▶ Exercise requirements: Copy the records below verbatim, from the first line through the line containing "4. craft chain", inclusive, and output nothing else.

The data Start Marker

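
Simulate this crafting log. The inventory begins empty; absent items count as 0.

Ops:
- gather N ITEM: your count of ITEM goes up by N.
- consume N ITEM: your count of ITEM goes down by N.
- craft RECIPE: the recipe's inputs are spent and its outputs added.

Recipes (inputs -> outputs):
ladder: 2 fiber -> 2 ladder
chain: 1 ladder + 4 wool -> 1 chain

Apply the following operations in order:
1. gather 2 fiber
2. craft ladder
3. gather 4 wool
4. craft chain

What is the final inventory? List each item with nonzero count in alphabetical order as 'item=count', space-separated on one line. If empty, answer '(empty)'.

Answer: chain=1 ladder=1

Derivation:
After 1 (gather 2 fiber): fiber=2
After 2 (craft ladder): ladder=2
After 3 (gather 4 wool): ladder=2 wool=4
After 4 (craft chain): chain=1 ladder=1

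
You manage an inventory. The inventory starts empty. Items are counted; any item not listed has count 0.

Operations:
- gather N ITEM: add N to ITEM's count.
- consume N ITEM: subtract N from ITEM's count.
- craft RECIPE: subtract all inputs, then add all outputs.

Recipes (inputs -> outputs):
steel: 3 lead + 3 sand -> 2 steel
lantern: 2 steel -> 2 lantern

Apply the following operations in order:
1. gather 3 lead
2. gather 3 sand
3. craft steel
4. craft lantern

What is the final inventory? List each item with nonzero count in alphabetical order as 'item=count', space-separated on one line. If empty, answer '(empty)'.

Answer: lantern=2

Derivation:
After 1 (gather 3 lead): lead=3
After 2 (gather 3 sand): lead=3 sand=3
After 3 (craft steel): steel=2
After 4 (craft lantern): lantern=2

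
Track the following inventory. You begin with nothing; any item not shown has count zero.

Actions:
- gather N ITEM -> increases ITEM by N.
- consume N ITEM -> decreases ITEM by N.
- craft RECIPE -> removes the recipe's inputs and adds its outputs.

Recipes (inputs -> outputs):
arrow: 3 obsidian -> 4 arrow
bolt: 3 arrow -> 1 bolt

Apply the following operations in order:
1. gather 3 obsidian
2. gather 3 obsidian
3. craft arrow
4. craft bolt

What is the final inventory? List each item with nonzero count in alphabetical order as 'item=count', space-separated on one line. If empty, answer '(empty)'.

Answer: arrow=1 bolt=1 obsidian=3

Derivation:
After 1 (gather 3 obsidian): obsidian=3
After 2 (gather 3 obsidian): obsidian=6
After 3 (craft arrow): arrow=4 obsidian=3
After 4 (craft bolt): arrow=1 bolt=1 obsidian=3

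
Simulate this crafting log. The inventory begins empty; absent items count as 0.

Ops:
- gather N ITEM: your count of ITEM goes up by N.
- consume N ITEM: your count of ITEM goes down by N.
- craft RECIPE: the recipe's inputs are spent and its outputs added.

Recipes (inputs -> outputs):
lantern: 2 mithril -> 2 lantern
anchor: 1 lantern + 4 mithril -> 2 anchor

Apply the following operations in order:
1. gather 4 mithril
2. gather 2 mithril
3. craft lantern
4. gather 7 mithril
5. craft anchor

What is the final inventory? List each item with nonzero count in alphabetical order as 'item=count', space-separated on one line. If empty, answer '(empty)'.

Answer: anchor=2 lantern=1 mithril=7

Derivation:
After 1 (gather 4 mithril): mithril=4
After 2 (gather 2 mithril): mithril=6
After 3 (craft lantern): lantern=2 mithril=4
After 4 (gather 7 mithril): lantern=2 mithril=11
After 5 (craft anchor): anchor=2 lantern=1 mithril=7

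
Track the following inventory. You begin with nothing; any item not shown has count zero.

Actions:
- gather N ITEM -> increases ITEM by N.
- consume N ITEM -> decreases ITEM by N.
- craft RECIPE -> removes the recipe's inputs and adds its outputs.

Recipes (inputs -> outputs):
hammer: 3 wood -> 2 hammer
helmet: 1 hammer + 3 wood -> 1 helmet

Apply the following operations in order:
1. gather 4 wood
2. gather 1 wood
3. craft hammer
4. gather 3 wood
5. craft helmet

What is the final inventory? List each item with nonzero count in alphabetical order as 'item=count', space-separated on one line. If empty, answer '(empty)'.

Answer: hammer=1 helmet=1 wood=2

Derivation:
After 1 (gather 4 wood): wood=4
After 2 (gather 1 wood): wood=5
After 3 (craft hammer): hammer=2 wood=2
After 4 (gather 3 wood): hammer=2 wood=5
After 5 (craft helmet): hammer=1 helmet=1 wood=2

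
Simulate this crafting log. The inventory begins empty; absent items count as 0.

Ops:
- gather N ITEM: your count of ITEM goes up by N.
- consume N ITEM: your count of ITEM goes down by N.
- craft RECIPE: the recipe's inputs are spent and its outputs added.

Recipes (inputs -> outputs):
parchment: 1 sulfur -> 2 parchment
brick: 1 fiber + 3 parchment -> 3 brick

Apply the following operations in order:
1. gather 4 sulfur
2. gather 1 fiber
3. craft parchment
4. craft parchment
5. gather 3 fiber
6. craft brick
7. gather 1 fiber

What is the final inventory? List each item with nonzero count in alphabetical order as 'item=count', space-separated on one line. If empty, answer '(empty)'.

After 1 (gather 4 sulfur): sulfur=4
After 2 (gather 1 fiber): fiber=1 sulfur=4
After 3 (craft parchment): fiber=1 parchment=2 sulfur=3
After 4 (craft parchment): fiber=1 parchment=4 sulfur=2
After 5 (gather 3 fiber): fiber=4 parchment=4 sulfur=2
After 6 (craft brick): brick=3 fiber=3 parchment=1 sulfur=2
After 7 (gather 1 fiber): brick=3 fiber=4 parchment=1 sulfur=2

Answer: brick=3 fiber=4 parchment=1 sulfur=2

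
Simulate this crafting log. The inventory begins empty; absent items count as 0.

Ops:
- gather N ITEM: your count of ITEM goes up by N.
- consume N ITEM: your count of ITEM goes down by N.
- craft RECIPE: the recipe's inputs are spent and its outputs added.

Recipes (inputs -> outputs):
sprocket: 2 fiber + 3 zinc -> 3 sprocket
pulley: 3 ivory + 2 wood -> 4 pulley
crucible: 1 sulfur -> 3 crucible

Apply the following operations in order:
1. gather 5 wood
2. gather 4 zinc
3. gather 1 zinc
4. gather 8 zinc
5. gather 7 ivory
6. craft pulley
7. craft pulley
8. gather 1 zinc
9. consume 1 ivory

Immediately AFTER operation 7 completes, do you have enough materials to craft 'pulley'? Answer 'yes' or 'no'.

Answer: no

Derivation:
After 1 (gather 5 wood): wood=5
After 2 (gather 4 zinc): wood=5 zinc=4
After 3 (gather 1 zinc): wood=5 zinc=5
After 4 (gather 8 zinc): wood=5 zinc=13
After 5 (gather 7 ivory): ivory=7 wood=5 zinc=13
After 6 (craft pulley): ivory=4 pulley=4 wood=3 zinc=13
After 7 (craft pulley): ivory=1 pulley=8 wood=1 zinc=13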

The data End Marker

▶ Exercise response:
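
Simulate this crafting log. The inventory begins empty; absent items count as 0.

Ops:
- gather N ITEM: your count of ITEM goes up by N.
- consume N ITEM: your count of ITEM goes down by N.
- craft RECIPE: the recipe's inputs are spent and its outputs added.

Recipes (inputs -> outputs):
ladder: 2 fiber -> 2 ladder
chain: 1 ladder + 4 wool -> 1 chain

Apply the following operations in order:
1. gather 2 fiber
2. craft ladder
3. gather 4 wool
4. craft chain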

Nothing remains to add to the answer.